**Work required**
All the data beneath this line is to be reproduced exactly.

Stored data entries
•••••
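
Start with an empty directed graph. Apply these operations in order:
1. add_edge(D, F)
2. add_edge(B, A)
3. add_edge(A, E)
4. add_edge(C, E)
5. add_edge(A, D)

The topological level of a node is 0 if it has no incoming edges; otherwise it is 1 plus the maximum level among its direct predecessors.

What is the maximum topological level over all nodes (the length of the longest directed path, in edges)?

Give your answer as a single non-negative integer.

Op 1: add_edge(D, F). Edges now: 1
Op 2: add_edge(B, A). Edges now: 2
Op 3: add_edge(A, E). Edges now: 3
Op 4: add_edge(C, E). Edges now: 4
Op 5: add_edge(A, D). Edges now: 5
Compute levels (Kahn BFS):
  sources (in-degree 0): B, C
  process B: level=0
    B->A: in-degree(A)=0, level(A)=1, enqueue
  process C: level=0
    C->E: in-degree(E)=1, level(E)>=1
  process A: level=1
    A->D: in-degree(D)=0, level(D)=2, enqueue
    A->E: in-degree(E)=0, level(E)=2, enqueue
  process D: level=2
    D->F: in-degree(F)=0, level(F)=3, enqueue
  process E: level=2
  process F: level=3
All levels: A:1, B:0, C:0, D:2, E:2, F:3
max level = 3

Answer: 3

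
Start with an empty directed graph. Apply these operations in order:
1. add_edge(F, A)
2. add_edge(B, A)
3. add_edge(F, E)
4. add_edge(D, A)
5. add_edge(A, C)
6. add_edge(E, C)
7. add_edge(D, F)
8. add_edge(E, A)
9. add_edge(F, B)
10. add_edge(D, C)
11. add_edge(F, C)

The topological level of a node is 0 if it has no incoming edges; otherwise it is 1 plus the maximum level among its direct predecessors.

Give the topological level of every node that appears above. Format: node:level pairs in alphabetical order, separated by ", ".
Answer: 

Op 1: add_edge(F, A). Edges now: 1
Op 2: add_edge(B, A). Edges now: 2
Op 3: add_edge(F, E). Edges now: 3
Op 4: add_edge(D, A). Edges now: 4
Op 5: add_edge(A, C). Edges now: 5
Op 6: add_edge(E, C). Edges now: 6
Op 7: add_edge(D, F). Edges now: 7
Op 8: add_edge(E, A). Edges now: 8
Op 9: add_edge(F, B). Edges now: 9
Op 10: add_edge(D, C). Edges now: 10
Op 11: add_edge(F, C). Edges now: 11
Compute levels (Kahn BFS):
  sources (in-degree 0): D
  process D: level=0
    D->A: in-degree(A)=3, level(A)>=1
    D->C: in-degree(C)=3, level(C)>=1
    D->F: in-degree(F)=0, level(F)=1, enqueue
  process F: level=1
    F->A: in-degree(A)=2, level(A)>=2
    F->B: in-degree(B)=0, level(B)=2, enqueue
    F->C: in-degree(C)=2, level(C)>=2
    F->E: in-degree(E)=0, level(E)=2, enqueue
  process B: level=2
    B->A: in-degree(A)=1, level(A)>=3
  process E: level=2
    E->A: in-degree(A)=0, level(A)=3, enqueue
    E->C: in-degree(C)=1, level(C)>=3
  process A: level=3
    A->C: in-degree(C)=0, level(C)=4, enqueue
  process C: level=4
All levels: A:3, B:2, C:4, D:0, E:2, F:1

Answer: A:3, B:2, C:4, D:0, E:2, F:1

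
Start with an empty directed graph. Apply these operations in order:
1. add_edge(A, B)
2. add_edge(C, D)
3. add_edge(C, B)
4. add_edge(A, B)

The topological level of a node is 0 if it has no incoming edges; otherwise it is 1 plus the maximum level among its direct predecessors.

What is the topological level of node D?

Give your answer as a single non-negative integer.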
•••••
**Expected output**
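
Start with an empty directed graph. Apply these operations in order:
1. add_edge(D, F)
2. add_edge(B, A)
3. add_edge(A, E)
4. add_edge(C, E)
5. add_edge(A, D)

The topological level of a node is 0 if it has no incoming edges; otherwise it is 1 plus the maximum level among its direct predecessors.

What is the maximum topological level over all nodes (the length of the longest directed path, in edges)?

Give your answer as a single non-negative integer.

Op 1: add_edge(D, F). Edges now: 1
Op 2: add_edge(B, A). Edges now: 2
Op 3: add_edge(A, E). Edges now: 3
Op 4: add_edge(C, E). Edges now: 4
Op 5: add_edge(A, D). Edges now: 5
Compute levels (Kahn BFS):
  sources (in-degree 0): B, C
  process B: level=0
    B->A: in-degree(A)=0, level(A)=1, enqueue
  process C: level=0
    C->E: in-degree(E)=1, level(E)>=1
  process A: level=1
    A->D: in-degree(D)=0, level(D)=2, enqueue
    A->E: in-degree(E)=0, level(E)=2, enqueue
  process D: level=2
    D->F: in-degree(F)=0, level(F)=3, enqueue
  process E: level=2
  process F: level=3
All levels: A:1, B:0, C:0, D:2, E:2, F:3
max level = 3

Answer: 3

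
Start with an empty directed graph. Apply these operations in order:
1. add_edge(F, A)
2. add_edge(B, A)
3. add_edge(F, E)
4. add_edge(D, A)
5. add_edge(A, C)
6. add_edge(E, C)
7. add_edge(D, F)
8. add_edge(E, A)
9. add_edge(F, B)
10. add_edge(D, C)
11. add_edge(F, C)

The topological level of a node is 0 if it has no incoming edges; otherwise it is 1 plus the maximum level among its direct predecessors.

Give the topological level of every node that appears above. Format: node:level pairs in alphabetical order, separated by ", ".
Answer: 

Op 1: add_edge(F, A). Edges now: 1
Op 2: add_edge(B, A). Edges now: 2
Op 3: add_edge(F, E). Edges now: 3
Op 4: add_edge(D, A). Edges now: 4
Op 5: add_edge(A, C). Edges now: 5
Op 6: add_edge(E, C). Edges now: 6
Op 7: add_edge(D, F). Edges now: 7
Op 8: add_edge(E, A). Edges now: 8
Op 9: add_edge(F, B). Edges now: 9
Op 10: add_edge(D, C). Edges now: 10
Op 11: add_edge(F, C). Edges now: 11
Compute levels (Kahn BFS):
  sources (in-degree 0): D
  process D: level=0
    D->A: in-degree(A)=3, level(A)>=1
    D->C: in-degree(C)=3, level(C)>=1
    D->F: in-degree(F)=0, level(F)=1, enqueue
  process F: level=1
    F->A: in-degree(A)=2, level(A)>=2
    F->B: in-degree(B)=0, level(B)=2, enqueue
    F->C: in-degree(C)=2, level(C)>=2
    F->E: in-degree(E)=0, level(E)=2, enqueue
  process B: level=2
    B->A: in-degree(A)=1, level(A)>=3
  process E: level=2
    E->A: in-degree(A)=0, level(A)=3, enqueue
    E->C: in-degree(C)=1, level(C)>=3
  process A: level=3
    A->C: in-degree(C)=0, level(C)=4, enqueue
  process C: level=4
All levels: A:3, B:2, C:4, D:0, E:2, F:1

Answer: A:3, B:2, C:4, D:0, E:2, F:1

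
Start with an empty directed graph. Apply these operations in order:
1. add_edge(A, B)
2. add_edge(C, D)
3. add_edge(C, B)
4. add_edge(A, B)

The topological level of a node is 0 if it has no incoming edges; otherwise it is 1 plus the maximum level among its direct predecessors.

What is the topological level of node D?

Give your answer as a single non-negative integer.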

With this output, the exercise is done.